Supplied entries START

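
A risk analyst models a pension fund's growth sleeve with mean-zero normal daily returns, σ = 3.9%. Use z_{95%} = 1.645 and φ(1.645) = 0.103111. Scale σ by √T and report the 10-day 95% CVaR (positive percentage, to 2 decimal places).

σ_{10d} = 3.9% × √10 = 12.333%.
ES multiplier = φ(z)/(1−α) = 0.103111/0.05 = 2.062.
ES = 12.333% × 2.062 = 25.431%.

25.43%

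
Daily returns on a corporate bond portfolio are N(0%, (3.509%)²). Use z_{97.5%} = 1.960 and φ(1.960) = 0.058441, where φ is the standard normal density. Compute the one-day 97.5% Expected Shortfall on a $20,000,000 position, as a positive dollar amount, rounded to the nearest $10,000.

$1,640,000

Tail multiplier: φ(z)/(1−α) = 0.058441 / 0.025 = 2.338.
ES = 3.509% × 2.338 = 8.204%.
On $20,000,000: 0.08204 × $20,000,000 = $1,640,800.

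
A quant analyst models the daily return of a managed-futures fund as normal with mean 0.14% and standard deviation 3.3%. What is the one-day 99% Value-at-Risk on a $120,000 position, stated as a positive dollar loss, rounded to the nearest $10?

$9,040

At 99% one-sided, z = 2.326.
VaR = −μ + z·σ = −(0.14%) + 2.326 × 3.3% = 7.536%.
On $120,000: 0.07536 × $120,000 = $9,043.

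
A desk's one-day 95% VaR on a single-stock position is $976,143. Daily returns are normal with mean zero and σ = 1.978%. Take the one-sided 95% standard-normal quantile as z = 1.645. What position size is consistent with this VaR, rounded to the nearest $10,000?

$30,000,000

VaR as a fraction of value: z·σ = 1.645 × 1.978% = 3.25381%.
Position = $976,143 / 0.0325381 = $30,000,000.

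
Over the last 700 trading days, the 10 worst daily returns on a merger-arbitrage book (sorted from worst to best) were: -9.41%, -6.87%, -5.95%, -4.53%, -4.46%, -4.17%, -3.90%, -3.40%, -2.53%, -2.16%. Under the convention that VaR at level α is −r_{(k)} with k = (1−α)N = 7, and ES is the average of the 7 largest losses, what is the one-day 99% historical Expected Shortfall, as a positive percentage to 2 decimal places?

5.61%

The 7 worst returns sum to -39.29%.
ES = −(-39.29%) / 7 = 5.6128…% ≈ 5.61%.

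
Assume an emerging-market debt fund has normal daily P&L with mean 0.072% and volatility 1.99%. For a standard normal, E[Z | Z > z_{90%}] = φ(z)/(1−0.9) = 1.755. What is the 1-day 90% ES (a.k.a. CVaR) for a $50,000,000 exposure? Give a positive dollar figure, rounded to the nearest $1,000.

$1,710,000

ES = −(0.072%) + 1.99% × 1.755 = 3.420%.
On $50,000,000: 0.03420 × $50,000,000 = $1,710,000.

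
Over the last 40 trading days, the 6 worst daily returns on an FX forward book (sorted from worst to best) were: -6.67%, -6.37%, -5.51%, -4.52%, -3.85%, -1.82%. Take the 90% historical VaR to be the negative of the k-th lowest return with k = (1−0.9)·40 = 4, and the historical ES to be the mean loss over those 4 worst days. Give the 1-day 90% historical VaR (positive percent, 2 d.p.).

k = 4; the 4th lowest return is -4.52%, so VaR = 4.52%.

4.52%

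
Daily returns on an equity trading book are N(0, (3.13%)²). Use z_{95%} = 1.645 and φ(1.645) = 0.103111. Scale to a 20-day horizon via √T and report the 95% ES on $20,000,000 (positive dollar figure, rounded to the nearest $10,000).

σ_{20d} = 3.13% × √20 = 13.998%.
ES multiplier = φ(z)/(1−α) = 0.103111/0.05 = 2.062.
ES = 13.998% × 2.062 = 28.864%; on $20,000,000: $5,772,800.

$5,770,000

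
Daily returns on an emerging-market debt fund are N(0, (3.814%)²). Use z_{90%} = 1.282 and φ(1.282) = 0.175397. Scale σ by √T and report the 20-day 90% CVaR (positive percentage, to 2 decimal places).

29.92%

σ_{20d} = 3.814% × √20 = 17.057%.
ES multiplier = φ(z)/(1−α) = 0.175397/0.1 = 1.754.
ES = 17.057% × 1.754 = 29.918%.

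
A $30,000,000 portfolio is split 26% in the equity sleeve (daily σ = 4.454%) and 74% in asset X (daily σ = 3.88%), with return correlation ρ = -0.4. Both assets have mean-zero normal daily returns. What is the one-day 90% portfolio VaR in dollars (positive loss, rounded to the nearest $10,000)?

σ_p² = 0.26²·4.454² + 0.74²·3.88² + 2·-0.4·0.26·0.74·4.454·3.88 = 6.9249 (%²).
σ_p = √6.9249 = 2.632%.
At 90%, z = 1.282.
VaR = 1.282 × 2.632% = 3.374%; on $30,000,000 that is $1,012,200.

$1,010,000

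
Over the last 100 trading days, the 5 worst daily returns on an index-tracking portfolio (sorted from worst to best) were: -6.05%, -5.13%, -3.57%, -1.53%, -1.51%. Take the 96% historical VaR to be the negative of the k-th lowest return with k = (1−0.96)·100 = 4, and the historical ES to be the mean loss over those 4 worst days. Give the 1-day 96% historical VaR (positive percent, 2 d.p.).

k = 4; the 4th lowest return is -1.53%, so VaR = 1.53%.

1.53%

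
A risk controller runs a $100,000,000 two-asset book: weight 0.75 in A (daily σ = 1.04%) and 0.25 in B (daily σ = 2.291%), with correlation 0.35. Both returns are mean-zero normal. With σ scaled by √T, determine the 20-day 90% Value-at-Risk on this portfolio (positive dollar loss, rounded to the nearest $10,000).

$6,410,000

σ_p = √(0.75²·1.04² + 0.25²·2.291² + 2·0.35·0.75·0.25·1.04·2.291) = 1.118%.
σ_{20d} = 1.118% × √20 = 5.000%.
z(90%) = 1.282.
VaR = 1.282 × 5.000% = 6.410%; on $100,000,000 that is $6,410,000.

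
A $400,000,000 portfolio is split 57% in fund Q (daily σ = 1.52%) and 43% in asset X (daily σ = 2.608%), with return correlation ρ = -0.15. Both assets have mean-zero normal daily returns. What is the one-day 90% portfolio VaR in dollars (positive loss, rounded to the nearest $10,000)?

σ_p² = 0.57²·1.52² + 0.43²·2.608² + 2·-0.15·0.57·0.43·1.52·2.608 = 1.7168 (%²).
σ_p = √1.7168 = 1.310%.
At 90%, z = 1.282.
VaR = 1.282 × 1.310% = 1.679%; on $400,000,000 that is $6,716,000.

$6,720,000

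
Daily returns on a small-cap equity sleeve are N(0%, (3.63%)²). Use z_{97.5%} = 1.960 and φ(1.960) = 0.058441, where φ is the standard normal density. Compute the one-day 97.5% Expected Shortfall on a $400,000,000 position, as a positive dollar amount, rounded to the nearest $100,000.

Tail multiplier: φ(z)/(1−α) = 0.058441 / 0.025 = 2.338.
ES = 3.63% × 2.338 = 8.487%.
On $400,000,000: 0.08487 × $400,000,000 = $33,948,000.

$33,900,000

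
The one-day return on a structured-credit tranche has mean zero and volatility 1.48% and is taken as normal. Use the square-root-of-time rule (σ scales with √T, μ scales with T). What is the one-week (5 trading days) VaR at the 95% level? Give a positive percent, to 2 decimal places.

At 95%, z = 1.645.
σ_{5d} = 1.48% × √5 = 3.309%.
VaR = 1.645 × 3.309% = 5.443%.

5.44%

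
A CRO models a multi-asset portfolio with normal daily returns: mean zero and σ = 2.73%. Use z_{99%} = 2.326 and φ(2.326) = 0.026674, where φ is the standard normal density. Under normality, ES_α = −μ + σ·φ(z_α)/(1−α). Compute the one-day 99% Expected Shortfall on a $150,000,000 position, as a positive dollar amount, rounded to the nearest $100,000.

$10,900,000

Tail multiplier: φ(z)/(1−α) = 0.026674 / 0.01 = 2.667.
ES = 2.73% × 2.667 = 7.281%.
On $150,000,000: 0.07281 × $150,000,000 = $10,921,500.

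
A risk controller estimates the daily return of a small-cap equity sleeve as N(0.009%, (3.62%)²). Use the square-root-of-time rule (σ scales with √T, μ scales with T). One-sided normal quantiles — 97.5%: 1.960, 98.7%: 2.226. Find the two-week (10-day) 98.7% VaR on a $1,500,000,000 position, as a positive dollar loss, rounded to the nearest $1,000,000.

σ_{10d} = 3.62% × √10 = 11.447%; μ_{10d} = 10 × 0.009% = 0.090%.
VaR = −(0.090%) + 2.226 × 11.447% = 25.391%.
On $1,500,000,000: 0.25391 × $1,500,000,000 = $380,865,000.

$381,000,000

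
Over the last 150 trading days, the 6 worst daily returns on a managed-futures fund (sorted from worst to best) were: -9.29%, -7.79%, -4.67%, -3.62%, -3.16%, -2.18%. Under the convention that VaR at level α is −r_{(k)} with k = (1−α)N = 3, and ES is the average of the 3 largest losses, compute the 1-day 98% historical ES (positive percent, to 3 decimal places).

7.250%

The 3 worst returns sum to -21.75%.
ES = −(-21.75%) / 3 = 7.25% ≈ 7.250%.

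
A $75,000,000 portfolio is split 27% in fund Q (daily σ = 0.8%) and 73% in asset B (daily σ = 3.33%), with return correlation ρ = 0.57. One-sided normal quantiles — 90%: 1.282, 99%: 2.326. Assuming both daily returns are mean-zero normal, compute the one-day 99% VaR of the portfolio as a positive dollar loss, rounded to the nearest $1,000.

$4,466,000

σ_p² = 0.27²·0.8² + 0.73²·3.33² + 2·0.57·0.27·0.73·0.8·3.33 = 6.5545 (%²).
σ_p = √6.5545 = 2.560%.
VaR = 2.326 × 2.560% = 5.955%; on $75,000,000 that is $4,466,250.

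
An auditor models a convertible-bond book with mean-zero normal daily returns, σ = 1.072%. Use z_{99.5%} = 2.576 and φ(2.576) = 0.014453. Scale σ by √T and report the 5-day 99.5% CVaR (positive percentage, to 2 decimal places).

σ_{5d} = 1.072% × √5 = 2.397%.
ES multiplier = φ(z)/(1−α) = 0.014453/0.005 = 2.891.
ES = 2.397% × 2.891 = 6.930%.

6.93%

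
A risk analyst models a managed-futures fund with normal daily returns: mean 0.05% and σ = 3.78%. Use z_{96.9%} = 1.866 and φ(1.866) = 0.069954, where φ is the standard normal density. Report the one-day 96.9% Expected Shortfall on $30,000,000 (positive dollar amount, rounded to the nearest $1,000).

Tail multiplier: φ(z)/(1−α) = 0.069954 / 0.031 = 2.257.
ES = −(0.05%) + 3.78% × 2.257 = 8.481%.
On $30,000,000: 0.08481 × $30,000,000 = $2,544,300.

$2,544,000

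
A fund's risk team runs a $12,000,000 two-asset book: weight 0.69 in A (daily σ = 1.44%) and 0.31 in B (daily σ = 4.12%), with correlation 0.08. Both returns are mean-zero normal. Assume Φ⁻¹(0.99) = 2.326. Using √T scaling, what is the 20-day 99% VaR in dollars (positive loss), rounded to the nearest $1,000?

σ_p = √(0.69²·1.44² + 0.31²·4.12² + 2·0.08·0.69·0.31·1.44·4.12) = 1.680%.
σ_{20d} = 1.680% × √20 = 7.513%.
VaR = 2.326 × 7.513% = 17.475%; on $12,000,000 that is $2,097,000.

$2,097,000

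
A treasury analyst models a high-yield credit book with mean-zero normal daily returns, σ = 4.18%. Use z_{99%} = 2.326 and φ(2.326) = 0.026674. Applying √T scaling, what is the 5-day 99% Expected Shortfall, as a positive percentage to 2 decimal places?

24.93%

σ_{5d} = 4.18% × √5 = 9.347%.
ES multiplier = φ(z)/(1−α) = 0.026674/0.01 = 2.667.
ES = 9.347% × 2.667 = 24.928%.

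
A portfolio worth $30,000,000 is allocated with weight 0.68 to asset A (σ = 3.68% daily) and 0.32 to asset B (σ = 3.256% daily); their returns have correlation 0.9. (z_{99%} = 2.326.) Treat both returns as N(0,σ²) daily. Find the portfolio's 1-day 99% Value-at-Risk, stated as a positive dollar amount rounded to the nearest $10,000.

σ_p² = 0.68²·3.68² + 0.32²·3.256² + 2·0.9·0.68·0.32·3.68·3.256 = 12.0407 (%²).
σ_p = √12.0407 = 3.470%.
VaR = 2.326 × 3.470% = 8.071%; on $30,000,000 that is $2,421,300.

$2,420,000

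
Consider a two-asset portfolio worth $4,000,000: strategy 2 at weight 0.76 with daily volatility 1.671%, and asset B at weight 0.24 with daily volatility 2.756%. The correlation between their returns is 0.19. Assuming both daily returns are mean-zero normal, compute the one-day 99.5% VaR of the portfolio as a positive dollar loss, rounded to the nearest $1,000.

$159,000

σ_p² = 0.76²·1.671² + 0.24²·2.756² + 2·0.19·0.76·0.24·1.671·2.756 = 2.3695 (%²).
σ_p = √2.3695 = 1.539%.
At 99.5%, z = 2.576.
VaR = 2.576 × 1.539% = 3.964%; on $4,000,000 that is $158,560.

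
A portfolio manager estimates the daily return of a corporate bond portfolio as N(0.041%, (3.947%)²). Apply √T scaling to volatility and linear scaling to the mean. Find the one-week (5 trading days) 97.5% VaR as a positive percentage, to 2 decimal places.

17.09%

At 97.5%, z = 1.960.
σ_{5d} = 3.947% × √5 = 8.826%; μ_{5d} = 5 × 0.041% = 0.205%.
VaR = −(0.205%) + 1.960 × 8.826% = 17.094%.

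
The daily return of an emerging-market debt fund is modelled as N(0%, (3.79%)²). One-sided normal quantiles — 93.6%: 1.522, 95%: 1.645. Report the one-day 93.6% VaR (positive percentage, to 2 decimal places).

5.77%

VaR = z·σ = 1.522 × 3.79% = 5.768%.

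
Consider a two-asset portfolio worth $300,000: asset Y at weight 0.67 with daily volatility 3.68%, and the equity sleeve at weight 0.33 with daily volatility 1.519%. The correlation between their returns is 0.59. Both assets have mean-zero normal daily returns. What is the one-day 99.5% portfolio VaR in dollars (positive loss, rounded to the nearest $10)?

$21,570

σ_p² = 0.67²·3.68² + 0.33²·1.519² + 2·0.59·0.67·0.33·3.68·1.519 = 7.7889 (%²).
σ_p = √7.7889 = 2.791%.
At 99.5%, z = 2.576.
VaR = 2.576 × 2.791% = 7.190%; on $300,000 that is $21,570.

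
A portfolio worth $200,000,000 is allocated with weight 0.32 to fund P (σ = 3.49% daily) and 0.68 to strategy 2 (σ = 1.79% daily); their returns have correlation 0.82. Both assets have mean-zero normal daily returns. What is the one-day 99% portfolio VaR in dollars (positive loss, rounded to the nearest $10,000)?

$10,360,000

σ_p² = 0.32²·3.49² + 0.68²·1.79² + 2·0.82·0.32·0.68·3.49·1.79 = 4.9582 (%²).
σ_p = √4.9582 = 2.227%.
At 99%, z = 2.326.
VaR = 2.326 × 2.227% = 5.180%; on $200,000,000 that is $10,360,000.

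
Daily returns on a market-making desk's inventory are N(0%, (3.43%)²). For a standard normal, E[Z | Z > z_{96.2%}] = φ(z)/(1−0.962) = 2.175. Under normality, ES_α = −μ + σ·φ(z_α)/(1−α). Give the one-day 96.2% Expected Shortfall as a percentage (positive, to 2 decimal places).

ES = 3.43% × 2.175 = 7.460%.

7.46%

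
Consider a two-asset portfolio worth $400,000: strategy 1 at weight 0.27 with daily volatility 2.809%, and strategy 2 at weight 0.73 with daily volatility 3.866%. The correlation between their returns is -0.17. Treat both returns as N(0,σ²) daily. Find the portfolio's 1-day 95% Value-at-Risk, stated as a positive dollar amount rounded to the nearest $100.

$18,400

σ_p² = 0.27²·2.809² + 0.73²·3.866² + 2·-0.17·0.27·0.73·2.809·3.866 = 7.8122 (%²).
σ_p = √7.8122 = 2.795%.
At 95%, z = 1.645.
VaR = 1.645 × 2.795% = 4.598%; on $400,000 that is $18,392.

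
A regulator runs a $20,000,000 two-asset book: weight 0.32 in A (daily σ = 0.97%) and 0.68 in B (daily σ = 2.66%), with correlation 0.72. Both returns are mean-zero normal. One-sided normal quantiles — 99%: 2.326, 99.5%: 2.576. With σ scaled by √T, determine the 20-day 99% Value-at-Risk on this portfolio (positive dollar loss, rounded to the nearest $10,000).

σ_p = √(0.32²·0.97² + 0.68²·2.66² + 2·0.72·0.32·0.68·0.97·2.66) = 2.044%.
σ_{20d} = 2.044% × √20 = 9.141%.
VaR = 2.326 × 9.141% = 21.262%; on $20,000,000 that is $4,252,400.

$4,250,000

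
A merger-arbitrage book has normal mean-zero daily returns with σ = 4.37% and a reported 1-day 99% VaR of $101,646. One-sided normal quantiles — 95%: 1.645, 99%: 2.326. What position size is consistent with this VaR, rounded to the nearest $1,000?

$1,000,000

VaR as a fraction of value: z·σ = 2.326 × 4.37% = 10.1646%.
Position = $101,646 / 0.101646 = $999,998.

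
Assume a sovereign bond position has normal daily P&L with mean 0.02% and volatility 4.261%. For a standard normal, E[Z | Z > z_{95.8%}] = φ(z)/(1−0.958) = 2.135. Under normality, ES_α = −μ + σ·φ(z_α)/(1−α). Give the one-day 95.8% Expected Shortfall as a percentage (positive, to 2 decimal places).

9.08%

ES = −(0.02%) + 4.261% × 2.135 = 9.077%.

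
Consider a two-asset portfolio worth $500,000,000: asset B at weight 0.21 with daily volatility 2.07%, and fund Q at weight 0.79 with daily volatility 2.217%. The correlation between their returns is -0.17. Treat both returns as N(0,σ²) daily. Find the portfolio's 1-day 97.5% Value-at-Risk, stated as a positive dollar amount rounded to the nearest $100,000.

σ_p² = 0.21²·2.07² + 0.79²·2.217² + 2·-0.17·0.21·0.79·2.07·2.217 = 2.9976 (%²).
σ_p = √2.9976 = 1.731%.
At 97.5%, z = 1.960.
VaR = 1.960 × 1.731% = 3.393%; on $500,000,000 that is $16,965,000.

$17,000,000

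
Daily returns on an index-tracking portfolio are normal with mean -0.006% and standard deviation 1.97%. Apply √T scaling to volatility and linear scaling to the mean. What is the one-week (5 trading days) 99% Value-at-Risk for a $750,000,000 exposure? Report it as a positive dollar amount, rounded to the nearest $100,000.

At 99%, z = 2.326.
σ_{5d} = 1.97% × √5 = 4.405%; μ_{5d} = 5 × -0.006% = -0.030%.
VaR = −(-0.030%) + 2.326 × 4.405% = 10.276%.
On $750,000,000: 0.10276 × $750,000,000 = $77,070,000.

$77,100,000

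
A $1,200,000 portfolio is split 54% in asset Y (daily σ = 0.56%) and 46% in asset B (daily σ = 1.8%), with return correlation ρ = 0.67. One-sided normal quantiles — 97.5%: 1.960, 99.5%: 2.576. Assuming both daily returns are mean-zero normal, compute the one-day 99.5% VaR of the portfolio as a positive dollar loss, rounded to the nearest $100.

$32,600

σ_p² = 0.54²·0.56² + 0.46²·1.8² + 2·0.67·0.54·0.46·0.56·1.8 = 1.1125 (%²).
σ_p = √1.1125 = 1.055%.
VaR = 2.576 × 1.055% = 2.718%; on $1,200,000 that is $32,616.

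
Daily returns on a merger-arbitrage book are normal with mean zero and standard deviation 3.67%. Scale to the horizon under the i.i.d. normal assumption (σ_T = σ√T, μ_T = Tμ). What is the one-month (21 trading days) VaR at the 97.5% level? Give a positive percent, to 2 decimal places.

At 97.5%, z = 1.960.
σ_{21d} = 3.67% × √21 = 16.818%.
VaR = 1.960 × 16.818% = 32.963%.

32.96%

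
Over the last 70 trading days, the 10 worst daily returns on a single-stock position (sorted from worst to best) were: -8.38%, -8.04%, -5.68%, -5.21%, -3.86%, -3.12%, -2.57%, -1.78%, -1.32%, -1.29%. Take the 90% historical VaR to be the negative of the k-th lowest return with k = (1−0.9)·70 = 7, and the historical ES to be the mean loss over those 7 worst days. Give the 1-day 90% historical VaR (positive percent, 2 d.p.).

2.57%

k = 7; the 7th lowest return is -2.57%, so VaR = 2.57%.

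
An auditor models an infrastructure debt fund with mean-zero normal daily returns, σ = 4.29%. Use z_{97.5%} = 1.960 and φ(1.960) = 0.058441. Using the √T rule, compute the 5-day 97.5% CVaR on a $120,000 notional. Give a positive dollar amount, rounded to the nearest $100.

σ_{5d} = 4.29% × √5 = 9.593%.
ES multiplier = φ(z)/(1−α) = 0.058441/0.025 = 2.338.
ES = 9.593% × 2.338 = 22.428%; on $120,000: $26,914.

$26,900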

Supplied entries END

→ Your assignment: All lines from the one containing "Daily returns on a merger-arbitrage book are" through the last line of the data must be set down exactly. No other lines belong in the answer.

→ Problem solution:
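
Daily returns on a merger-arbitrage book are normal with mean zero and standard deviation 3.67%. Scale to the horizon under the i.i.d. normal assumption (σ_T = σ√T, μ_T = Tμ). What is the one-month (21 trading days) VaR at the 97.5% level? Give a positive percent, to 2 decimal places.

At 97.5%, z = 1.960.
σ_{21d} = 3.67% × √21 = 16.818%.
VaR = 1.960 × 16.818% = 32.963%.

32.96%

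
Over the last 70 trading days, the 10 worst daily returns on a single-stock position (sorted from worst to best) were: -8.38%, -8.04%, -5.68%, -5.21%, -3.86%, -3.12%, -2.57%, -1.78%, -1.32%, -1.29%. Take the 90% historical VaR to be the negative of the k-th lowest return with k = (1−0.9)·70 = 7, and the historical ES to be the mean loss over those 7 worst days. Give the 1-day 90% historical VaR (positive percent, 2 d.p.).

2.57%

k = 7; the 7th lowest return is -2.57%, so VaR = 2.57%.

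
An auditor models an infrastructure debt fund with mean-zero normal daily returns, σ = 4.29%. Use z_{97.5%} = 1.960 and φ(1.960) = 0.058441. Using the √T rule, compute the 5-day 97.5% CVaR on a $120,000 notional. Give a positive dollar amount, rounded to the nearest $100.

σ_{5d} = 4.29% × √5 = 9.593%.
ES multiplier = φ(z)/(1−α) = 0.058441/0.025 = 2.338.
ES = 9.593% × 2.338 = 22.428%; on $120,000: $26,914.

$26,900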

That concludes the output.